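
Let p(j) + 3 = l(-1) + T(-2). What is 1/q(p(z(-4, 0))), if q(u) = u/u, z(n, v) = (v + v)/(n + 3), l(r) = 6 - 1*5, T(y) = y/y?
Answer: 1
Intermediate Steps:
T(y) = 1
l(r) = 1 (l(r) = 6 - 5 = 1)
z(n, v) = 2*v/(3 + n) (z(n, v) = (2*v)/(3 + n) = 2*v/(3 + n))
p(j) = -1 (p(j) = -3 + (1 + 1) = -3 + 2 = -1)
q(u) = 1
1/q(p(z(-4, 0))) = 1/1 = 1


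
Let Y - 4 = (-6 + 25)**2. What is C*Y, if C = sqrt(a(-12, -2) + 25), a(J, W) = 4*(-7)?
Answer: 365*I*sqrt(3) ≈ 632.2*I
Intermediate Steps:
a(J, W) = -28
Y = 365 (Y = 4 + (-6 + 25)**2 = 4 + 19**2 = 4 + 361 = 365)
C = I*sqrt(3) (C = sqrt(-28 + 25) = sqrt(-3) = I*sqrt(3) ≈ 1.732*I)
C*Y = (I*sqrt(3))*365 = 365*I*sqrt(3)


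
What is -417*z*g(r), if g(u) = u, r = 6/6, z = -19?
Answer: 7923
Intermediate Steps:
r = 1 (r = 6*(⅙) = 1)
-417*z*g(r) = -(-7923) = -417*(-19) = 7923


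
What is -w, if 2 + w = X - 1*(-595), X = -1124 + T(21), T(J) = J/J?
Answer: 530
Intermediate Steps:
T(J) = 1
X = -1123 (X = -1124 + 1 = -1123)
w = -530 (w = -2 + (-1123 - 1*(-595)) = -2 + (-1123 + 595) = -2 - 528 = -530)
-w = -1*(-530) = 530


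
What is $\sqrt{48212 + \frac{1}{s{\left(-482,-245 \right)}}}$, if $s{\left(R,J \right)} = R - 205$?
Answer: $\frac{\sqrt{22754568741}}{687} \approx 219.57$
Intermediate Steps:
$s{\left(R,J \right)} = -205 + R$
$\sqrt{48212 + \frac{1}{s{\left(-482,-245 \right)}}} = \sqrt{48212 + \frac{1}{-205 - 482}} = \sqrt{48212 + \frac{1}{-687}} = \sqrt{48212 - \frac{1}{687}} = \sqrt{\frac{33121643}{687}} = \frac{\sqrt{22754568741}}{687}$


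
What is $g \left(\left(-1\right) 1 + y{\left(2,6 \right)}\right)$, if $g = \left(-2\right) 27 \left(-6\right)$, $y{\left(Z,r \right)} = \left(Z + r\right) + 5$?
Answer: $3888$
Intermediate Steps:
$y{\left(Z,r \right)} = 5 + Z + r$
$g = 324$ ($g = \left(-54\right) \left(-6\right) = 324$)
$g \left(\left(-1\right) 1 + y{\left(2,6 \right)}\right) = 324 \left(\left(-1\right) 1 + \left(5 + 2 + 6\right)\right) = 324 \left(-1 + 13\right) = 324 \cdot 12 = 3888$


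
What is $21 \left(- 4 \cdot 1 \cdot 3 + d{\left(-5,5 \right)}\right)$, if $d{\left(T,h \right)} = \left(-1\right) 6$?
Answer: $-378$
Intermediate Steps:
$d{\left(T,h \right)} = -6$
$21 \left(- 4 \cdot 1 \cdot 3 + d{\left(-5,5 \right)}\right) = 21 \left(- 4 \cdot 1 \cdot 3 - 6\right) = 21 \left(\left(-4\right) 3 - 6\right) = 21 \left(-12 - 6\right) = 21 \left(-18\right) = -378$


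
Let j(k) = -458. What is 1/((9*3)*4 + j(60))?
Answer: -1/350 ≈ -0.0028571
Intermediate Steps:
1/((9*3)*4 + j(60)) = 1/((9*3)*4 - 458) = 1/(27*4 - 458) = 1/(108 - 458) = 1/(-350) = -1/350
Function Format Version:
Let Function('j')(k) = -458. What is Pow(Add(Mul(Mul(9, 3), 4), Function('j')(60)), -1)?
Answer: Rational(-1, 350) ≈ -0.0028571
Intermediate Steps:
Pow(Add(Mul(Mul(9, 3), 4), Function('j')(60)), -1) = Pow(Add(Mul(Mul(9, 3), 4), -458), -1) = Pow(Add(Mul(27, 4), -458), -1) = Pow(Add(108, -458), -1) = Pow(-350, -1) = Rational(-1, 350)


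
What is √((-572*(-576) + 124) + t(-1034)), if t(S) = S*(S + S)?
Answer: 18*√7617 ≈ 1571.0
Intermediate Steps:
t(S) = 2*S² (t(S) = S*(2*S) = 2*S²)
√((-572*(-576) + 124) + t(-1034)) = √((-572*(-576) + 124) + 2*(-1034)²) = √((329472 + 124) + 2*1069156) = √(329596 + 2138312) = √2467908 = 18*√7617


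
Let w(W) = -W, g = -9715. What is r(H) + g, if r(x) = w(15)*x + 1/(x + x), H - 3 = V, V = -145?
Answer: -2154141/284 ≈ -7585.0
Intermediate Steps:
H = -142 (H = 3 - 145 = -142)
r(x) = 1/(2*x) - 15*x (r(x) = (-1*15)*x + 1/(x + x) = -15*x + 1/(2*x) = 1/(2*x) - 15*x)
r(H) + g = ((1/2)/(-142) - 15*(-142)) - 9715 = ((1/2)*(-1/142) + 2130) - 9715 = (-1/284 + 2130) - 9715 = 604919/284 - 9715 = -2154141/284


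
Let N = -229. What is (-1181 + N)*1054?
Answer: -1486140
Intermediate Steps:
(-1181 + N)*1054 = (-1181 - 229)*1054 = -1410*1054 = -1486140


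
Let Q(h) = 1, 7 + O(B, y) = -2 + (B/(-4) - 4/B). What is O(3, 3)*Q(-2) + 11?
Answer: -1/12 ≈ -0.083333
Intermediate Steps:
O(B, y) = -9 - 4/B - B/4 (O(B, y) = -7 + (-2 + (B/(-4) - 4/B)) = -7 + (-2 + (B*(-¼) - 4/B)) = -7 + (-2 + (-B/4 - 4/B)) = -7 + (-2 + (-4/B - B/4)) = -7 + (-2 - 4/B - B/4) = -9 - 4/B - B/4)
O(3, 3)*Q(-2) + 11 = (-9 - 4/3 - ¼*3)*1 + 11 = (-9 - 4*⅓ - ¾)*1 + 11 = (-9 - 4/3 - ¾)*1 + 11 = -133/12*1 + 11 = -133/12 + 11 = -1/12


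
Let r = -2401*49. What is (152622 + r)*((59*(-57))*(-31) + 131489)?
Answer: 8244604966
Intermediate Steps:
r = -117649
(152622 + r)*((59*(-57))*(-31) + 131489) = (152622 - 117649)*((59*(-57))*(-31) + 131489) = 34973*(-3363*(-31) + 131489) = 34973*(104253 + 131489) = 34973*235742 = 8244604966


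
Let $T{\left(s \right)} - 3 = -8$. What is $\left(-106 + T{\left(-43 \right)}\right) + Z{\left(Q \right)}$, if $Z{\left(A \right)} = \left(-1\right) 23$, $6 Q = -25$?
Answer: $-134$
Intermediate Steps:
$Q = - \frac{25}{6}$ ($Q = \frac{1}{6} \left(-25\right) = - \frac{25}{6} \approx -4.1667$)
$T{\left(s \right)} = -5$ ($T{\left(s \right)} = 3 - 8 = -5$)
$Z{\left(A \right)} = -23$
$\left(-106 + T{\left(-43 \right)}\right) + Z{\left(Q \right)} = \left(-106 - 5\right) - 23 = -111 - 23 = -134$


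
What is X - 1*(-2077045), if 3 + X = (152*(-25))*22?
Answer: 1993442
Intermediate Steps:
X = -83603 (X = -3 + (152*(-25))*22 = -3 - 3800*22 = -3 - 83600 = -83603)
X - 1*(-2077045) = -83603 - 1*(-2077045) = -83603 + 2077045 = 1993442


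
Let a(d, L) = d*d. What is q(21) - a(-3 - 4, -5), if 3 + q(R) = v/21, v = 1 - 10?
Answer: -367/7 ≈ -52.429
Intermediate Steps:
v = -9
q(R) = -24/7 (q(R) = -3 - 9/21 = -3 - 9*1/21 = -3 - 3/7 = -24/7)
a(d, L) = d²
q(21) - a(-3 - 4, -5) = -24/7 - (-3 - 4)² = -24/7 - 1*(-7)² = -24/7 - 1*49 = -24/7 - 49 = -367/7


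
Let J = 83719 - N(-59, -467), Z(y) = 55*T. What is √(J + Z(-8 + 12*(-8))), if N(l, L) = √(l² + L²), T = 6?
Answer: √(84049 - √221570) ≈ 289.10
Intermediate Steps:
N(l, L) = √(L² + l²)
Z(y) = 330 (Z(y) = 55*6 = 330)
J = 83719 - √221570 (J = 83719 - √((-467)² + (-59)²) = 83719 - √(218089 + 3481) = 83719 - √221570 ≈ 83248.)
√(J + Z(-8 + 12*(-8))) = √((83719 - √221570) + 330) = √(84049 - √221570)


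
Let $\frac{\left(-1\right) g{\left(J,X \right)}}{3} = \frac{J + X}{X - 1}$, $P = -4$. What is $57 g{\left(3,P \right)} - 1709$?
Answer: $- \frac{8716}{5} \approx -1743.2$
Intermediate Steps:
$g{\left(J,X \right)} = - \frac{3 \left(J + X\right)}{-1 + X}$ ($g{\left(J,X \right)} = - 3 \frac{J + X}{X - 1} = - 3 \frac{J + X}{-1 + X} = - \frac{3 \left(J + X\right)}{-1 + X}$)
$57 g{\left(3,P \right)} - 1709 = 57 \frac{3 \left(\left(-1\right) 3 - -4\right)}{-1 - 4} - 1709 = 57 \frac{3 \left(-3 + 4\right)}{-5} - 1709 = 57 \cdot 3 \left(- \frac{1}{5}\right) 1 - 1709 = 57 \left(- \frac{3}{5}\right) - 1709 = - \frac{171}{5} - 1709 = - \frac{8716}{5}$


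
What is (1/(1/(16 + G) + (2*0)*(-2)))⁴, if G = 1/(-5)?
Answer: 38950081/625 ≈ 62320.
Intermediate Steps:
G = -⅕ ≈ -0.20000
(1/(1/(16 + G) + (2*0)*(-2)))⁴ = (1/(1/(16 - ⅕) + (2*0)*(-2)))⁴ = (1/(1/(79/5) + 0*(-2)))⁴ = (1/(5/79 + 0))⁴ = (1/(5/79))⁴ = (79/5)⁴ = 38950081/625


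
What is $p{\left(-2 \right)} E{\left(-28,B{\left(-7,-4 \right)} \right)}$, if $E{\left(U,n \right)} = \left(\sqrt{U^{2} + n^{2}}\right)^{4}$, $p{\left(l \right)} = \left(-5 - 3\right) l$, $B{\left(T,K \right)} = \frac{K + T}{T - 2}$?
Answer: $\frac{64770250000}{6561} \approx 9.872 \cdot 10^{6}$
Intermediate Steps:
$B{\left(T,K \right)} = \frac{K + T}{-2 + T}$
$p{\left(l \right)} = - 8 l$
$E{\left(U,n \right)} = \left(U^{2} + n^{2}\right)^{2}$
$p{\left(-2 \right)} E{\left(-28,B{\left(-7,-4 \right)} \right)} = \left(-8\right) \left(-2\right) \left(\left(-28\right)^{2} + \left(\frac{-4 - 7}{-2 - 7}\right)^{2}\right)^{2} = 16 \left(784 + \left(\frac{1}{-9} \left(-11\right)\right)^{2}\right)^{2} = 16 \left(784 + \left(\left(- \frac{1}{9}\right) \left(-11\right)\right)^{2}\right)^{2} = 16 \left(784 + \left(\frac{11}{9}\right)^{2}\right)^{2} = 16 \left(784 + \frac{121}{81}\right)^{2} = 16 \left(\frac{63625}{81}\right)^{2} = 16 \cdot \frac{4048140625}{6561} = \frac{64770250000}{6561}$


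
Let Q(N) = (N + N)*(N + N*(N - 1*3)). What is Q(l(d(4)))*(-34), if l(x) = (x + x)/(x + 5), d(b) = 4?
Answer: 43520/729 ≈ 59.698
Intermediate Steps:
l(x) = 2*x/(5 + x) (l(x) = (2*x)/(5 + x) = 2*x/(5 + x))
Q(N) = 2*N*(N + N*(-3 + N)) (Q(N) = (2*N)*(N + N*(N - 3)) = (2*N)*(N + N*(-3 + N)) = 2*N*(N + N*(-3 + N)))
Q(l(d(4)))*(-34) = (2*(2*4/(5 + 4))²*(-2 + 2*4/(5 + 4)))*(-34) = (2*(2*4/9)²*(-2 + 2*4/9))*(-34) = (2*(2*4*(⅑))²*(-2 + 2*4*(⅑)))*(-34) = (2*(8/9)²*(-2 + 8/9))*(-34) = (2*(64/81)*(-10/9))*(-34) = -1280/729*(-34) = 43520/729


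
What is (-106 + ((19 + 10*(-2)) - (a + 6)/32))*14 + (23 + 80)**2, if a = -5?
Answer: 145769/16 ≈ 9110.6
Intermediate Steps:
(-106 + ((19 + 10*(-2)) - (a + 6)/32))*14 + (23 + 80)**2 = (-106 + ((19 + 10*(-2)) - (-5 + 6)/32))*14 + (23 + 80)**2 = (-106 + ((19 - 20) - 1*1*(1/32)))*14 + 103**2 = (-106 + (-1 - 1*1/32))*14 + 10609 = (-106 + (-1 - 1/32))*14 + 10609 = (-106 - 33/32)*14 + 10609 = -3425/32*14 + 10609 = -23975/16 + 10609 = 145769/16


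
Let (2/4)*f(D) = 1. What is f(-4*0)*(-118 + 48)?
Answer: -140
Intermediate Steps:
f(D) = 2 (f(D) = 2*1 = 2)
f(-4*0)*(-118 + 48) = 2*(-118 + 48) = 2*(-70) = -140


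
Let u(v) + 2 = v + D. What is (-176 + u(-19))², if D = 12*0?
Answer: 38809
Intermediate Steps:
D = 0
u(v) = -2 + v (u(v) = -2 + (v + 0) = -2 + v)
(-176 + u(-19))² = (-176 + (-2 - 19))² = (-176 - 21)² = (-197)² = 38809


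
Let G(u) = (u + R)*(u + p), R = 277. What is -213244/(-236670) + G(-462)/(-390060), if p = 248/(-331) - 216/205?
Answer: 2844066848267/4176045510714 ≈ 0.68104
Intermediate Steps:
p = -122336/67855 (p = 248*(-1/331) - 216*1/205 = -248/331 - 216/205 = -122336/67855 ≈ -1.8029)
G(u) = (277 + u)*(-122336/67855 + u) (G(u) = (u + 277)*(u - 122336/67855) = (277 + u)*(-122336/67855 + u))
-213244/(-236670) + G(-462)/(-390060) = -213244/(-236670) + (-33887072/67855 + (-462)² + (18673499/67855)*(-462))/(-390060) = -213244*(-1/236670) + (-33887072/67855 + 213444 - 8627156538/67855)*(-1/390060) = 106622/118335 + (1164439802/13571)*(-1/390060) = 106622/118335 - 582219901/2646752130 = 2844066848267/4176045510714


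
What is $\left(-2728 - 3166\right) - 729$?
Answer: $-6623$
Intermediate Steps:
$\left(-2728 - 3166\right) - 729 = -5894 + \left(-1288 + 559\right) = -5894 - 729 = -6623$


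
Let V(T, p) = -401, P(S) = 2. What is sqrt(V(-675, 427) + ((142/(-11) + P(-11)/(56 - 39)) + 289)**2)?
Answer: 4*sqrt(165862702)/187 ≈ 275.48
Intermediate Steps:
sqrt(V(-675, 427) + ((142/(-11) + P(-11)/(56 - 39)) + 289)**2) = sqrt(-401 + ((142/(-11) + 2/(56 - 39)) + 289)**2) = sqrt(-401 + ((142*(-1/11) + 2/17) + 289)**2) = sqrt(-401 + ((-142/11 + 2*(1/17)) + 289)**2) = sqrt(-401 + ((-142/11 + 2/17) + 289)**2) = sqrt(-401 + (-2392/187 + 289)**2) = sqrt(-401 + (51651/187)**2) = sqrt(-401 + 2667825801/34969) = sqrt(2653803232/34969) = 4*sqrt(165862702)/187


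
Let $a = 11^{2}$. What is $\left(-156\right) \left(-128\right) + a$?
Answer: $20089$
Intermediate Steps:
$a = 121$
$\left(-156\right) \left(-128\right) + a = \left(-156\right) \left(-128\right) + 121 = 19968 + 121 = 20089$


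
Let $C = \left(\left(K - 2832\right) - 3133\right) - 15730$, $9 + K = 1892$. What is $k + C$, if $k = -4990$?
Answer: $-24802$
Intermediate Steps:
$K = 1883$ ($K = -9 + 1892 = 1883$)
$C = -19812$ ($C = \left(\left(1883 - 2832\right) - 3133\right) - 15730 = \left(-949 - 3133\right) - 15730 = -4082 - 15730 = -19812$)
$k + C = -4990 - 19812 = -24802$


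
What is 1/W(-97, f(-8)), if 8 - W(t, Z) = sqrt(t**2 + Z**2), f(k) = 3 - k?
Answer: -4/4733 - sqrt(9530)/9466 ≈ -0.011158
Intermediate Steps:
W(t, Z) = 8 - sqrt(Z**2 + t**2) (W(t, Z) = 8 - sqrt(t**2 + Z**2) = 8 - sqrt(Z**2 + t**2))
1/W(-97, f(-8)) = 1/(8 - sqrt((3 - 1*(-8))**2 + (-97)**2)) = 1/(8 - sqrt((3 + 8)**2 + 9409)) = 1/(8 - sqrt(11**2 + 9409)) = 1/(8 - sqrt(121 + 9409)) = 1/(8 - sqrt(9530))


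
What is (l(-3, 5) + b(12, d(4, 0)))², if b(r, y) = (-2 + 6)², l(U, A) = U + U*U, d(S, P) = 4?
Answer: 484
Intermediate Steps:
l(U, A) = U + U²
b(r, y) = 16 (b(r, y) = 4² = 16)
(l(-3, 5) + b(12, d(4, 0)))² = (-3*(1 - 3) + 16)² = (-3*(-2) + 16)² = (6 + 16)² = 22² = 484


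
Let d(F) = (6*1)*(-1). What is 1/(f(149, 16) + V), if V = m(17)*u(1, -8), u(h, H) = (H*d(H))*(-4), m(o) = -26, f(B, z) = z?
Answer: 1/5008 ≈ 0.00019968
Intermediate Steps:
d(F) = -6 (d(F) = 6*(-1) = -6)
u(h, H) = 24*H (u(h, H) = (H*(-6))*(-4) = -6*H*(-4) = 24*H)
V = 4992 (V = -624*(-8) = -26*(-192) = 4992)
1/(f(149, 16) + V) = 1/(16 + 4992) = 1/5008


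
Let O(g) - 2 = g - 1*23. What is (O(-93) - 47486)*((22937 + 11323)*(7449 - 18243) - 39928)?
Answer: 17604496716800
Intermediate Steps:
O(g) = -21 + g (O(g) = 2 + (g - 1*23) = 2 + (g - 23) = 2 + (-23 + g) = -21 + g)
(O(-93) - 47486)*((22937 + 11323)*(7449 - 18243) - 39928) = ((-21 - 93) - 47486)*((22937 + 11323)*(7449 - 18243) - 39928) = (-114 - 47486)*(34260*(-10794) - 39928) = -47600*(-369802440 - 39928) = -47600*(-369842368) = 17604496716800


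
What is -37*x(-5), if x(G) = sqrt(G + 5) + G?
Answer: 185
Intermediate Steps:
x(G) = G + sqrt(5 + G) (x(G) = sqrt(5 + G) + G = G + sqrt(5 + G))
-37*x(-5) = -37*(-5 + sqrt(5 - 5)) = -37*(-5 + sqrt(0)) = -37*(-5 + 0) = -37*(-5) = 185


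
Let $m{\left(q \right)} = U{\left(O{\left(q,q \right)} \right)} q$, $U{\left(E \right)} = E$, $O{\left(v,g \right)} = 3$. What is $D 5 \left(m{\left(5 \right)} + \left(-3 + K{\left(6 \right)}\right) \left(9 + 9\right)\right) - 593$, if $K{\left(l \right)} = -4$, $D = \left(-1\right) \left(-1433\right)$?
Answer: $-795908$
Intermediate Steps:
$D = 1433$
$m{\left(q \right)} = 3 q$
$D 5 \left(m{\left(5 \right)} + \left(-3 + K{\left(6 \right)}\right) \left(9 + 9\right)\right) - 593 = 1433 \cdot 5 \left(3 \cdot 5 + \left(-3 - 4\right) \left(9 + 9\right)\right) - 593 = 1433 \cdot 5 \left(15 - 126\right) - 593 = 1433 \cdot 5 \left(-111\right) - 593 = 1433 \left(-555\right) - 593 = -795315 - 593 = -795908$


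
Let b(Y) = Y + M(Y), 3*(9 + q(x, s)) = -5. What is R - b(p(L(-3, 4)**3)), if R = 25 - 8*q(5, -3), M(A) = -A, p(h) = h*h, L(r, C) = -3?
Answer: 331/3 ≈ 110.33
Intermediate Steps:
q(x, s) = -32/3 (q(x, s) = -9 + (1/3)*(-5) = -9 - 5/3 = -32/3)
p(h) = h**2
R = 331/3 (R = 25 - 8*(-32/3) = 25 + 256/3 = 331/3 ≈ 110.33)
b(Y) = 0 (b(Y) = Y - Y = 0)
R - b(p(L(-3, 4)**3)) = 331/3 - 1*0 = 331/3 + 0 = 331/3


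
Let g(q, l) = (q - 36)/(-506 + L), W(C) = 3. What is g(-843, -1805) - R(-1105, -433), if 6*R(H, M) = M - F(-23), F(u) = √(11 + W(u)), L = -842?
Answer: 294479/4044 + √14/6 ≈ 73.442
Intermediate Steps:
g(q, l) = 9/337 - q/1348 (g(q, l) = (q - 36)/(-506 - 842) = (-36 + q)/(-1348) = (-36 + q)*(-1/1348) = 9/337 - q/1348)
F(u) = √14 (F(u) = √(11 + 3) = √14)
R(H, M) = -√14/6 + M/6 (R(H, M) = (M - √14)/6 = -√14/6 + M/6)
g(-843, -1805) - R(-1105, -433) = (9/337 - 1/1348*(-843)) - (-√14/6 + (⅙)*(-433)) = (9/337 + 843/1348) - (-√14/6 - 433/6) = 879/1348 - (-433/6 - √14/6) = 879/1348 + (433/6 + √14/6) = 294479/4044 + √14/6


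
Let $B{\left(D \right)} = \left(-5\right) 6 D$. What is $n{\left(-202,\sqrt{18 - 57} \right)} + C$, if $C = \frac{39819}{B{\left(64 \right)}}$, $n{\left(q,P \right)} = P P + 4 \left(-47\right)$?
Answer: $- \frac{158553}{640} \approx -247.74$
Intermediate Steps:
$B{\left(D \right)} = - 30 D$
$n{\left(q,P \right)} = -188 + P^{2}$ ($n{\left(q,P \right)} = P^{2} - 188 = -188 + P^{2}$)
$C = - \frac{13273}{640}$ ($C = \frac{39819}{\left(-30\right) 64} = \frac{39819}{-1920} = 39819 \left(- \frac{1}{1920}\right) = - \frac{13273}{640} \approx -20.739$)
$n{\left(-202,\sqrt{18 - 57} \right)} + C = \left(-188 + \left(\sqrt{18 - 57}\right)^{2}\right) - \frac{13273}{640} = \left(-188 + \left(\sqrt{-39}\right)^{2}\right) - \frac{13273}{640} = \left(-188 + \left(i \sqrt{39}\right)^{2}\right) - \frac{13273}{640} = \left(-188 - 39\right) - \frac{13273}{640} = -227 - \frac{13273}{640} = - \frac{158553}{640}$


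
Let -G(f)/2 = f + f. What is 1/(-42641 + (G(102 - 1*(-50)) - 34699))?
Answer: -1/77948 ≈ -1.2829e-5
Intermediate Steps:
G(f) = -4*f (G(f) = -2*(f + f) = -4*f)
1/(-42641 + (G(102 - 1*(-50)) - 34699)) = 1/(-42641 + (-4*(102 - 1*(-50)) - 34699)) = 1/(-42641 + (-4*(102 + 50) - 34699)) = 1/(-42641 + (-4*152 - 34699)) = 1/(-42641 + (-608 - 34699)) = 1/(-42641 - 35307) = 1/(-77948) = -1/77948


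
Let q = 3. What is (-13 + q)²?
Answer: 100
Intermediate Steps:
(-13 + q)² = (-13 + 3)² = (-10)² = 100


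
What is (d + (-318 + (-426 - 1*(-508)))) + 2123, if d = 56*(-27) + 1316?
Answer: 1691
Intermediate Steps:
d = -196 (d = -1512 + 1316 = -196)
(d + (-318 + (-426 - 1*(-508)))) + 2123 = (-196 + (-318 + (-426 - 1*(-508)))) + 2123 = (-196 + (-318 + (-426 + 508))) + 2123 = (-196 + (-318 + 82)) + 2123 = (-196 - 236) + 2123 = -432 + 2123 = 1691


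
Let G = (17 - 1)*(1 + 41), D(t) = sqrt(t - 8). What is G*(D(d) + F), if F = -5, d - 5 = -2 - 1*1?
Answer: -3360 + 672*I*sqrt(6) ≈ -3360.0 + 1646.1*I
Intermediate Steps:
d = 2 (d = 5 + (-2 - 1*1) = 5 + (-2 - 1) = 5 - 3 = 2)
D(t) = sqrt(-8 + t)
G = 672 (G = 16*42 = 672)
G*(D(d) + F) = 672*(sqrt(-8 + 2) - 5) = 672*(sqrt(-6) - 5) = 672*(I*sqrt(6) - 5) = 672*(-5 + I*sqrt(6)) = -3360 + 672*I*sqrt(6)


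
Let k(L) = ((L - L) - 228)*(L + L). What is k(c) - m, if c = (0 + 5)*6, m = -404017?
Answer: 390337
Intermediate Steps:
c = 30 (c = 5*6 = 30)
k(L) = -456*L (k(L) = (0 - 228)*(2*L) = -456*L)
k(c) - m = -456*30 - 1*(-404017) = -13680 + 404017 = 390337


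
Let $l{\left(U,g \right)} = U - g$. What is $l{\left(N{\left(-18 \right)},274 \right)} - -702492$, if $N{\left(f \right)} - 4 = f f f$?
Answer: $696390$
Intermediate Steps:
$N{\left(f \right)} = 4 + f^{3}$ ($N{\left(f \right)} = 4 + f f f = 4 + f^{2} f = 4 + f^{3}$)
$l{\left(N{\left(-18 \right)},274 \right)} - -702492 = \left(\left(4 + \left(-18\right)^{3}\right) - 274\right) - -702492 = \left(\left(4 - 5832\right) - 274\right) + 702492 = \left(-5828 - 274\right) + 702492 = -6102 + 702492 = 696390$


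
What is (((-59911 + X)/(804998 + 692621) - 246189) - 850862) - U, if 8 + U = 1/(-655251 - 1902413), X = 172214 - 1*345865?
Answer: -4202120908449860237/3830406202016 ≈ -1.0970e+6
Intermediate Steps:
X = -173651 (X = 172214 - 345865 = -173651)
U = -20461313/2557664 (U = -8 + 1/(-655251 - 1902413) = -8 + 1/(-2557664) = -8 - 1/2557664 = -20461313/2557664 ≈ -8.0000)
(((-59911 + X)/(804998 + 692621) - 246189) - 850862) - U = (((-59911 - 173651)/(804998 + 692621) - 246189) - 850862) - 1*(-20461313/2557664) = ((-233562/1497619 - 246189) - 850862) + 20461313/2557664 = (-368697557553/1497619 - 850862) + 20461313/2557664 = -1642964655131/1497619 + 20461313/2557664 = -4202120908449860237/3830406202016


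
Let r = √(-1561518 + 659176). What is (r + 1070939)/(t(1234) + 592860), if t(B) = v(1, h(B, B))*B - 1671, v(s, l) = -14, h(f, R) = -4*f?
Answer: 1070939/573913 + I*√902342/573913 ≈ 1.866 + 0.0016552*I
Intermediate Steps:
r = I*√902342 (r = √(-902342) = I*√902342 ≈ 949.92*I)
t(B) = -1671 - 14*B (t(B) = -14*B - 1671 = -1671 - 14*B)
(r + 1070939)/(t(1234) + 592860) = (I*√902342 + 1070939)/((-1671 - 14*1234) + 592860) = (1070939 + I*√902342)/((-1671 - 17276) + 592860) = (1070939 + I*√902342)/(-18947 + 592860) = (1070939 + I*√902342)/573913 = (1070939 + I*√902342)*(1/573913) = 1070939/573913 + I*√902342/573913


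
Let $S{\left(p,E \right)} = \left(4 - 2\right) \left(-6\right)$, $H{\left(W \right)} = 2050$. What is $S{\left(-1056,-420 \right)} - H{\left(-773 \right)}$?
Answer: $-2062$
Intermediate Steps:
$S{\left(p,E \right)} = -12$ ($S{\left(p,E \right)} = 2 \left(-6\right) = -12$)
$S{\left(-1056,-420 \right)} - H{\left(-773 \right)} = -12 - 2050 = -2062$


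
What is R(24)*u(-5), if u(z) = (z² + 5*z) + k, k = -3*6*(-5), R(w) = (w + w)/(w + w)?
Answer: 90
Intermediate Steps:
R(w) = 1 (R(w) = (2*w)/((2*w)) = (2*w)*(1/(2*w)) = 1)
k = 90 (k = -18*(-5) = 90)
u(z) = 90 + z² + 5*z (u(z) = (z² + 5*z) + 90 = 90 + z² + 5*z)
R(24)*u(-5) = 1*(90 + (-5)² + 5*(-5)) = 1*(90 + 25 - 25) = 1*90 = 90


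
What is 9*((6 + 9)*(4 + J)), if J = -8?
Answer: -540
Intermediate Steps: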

★ ★ ★ ★

**ABOUT THIS EXERCISE:**
Your answer must consist solely of the lines above between the line holding "Let Function('j')(k) = -458." and the line holding "Answer: 8244604966", inclusive, copied exactly.

**FINAL ANSWER:**
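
Let Function('j')(k) = -458. What is Pow(Add(Mul(Mul(9, 3), 4), Function('j')(60)), -1)?
Answer: Rational(-1, 350) ≈ -0.0028571
Intermediate Steps:
Pow(Add(Mul(Mul(9, 3), 4), Function('j')(60)), -1) = Pow(Add(Mul(Mul(9, 3), 4), -458), -1) = Pow(Add(Mul(27, 4), -458), -1) = Pow(Add(108, -458), -1) = Pow(-350, -1) = Rational(-1, 350)


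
What is √((-572*(-576) + 124) + t(-1034)), if t(S) = S*(S + S)?
Answer: 18*√7617 ≈ 1571.0
Intermediate Steps:
t(S) = 2*S² (t(S) = S*(2*S) = 2*S²)
√((-572*(-576) + 124) + t(-1034)) = √((-572*(-576) + 124) + 2*(-1034)²) = √((329472 + 124) + 2*1069156) = √(329596 + 2138312) = √2467908 = 18*√7617


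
Let w(W) = -W, g = -9715. What is r(H) + g, if r(x) = w(15)*x + 1/(x + x), H - 3 = V, V = -145?
Answer: -2154141/284 ≈ -7585.0
Intermediate Steps:
H = -142 (H = 3 - 145 = -142)
r(x) = 1/(2*x) - 15*x (r(x) = (-1*15)*x + 1/(x + x) = -15*x + 1/(2*x) = 1/(2*x) - 15*x)
r(H) + g = ((1/2)/(-142) - 15*(-142)) - 9715 = ((1/2)*(-1/142) + 2130) - 9715 = (-1/284 + 2130) - 9715 = 604919/284 - 9715 = -2154141/284


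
Let N = -229. What is (-1181 + N)*1054?
Answer: -1486140
Intermediate Steps:
(-1181 + N)*1054 = (-1181 - 229)*1054 = -1410*1054 = -1486140


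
Let Q(h) = 1, 7 + O(B, y) = -2 + (B/(-4) - 4/B). What is O(3, 3)*Q(-2) + 11?
Answer: -1/12 ≈ -0.083333
Intermediate Steps:
O(B, y) = -9 - 4/B - B/4 (O(B, y) = -7 + (-2 + (B/(-4) - 4/B)) = -7 + (-2 + (B*(-¼) - 4/B)) = -7 + (-2 + (-B/4 - 4/B)) = -7 + (-2 + (-4/B - B/4)) = -7 + (-2 - 4/B - B/4) = -9 - 4/B - B/4)
O(3, 3)*Q(-2) + 11 = (-9 - 4/3 - ¼*3)*1 + 11 = (-9 - 4*⅓ - ¾)*1 + 11 = (-9 - 4/3 - ¾)*1 + 11 = -133/12*1 + 11 = -133/12 + 11 = -1/12


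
Let r = -2401*49. What is (152622 + r)*((59*(-57))*(-31) + 131489)?
Answer: 8244604966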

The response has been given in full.